### Work task
Return the data that follows exactly, with each line intact.

### Records for the task
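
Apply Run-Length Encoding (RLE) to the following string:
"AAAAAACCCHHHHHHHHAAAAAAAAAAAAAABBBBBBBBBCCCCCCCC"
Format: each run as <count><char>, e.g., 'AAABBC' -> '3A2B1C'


Scanning runs left to right:
  i=0: run of 'A' x 6 -> '6A'
  i=6: run of 'C' x 3 -> '3C'
  i=9: run of 'H' x 8 -> '8H'
  i=17: run of 'A' x 14 -> '14A'
  i=31: run of 'B' x 9 -> '9B'
  i=40: run of 'C' x 8 -> '8C'

RLE = 6A3C8H14A9B8C


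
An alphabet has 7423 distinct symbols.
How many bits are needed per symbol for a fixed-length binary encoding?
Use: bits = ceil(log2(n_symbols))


log2(7423) = 12.8578
Bracket: 2^12 = 4096 < 7423 <= 2^13 = 8192
So ceil(log2(7423)) = 13

bits = ceil(log2(7423)) = ceil(12.8578) = 13 bits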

### Exercise result
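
Apply Run-Length Encoding (RLE) to the following string:
"AAAAAACCCHHHHHHHHAAAAAAAAAAAAAABBBBBBBBBCCCCCCCC"
Format: each run as <count><char>, e.g., 'AAABBC' -> '3A2B1C'


Scanning runs left to right:
  i=0: run of 'A' x 6 -> '6A'
  i=6: run of 'C' x 3 -> '3C'
  i=9: run of 'H' x 8 -> '8H'
  i=17: run of 'A' x 14 -> '14A'
  i=31: run of 'B' x 9 -> '9B'
  i=40: run of 'C' x 8 -> '8C'

RLE = 6A3C8H14A9B8C


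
An alphabet has 7423 distinct symbols.
How many bits are needed per symbol for a fixed-length binary encoding?
Use: bits = ceil(log2(n_symbols))


log2(7423) = 12.8578
Bracket: 2^12 = 4096 < 7423 <= 2^13 = 8192
So ceil(log2(7423)) = 13

bits = ceil(log2(7423)) = ceil(12.8578) = 13 bits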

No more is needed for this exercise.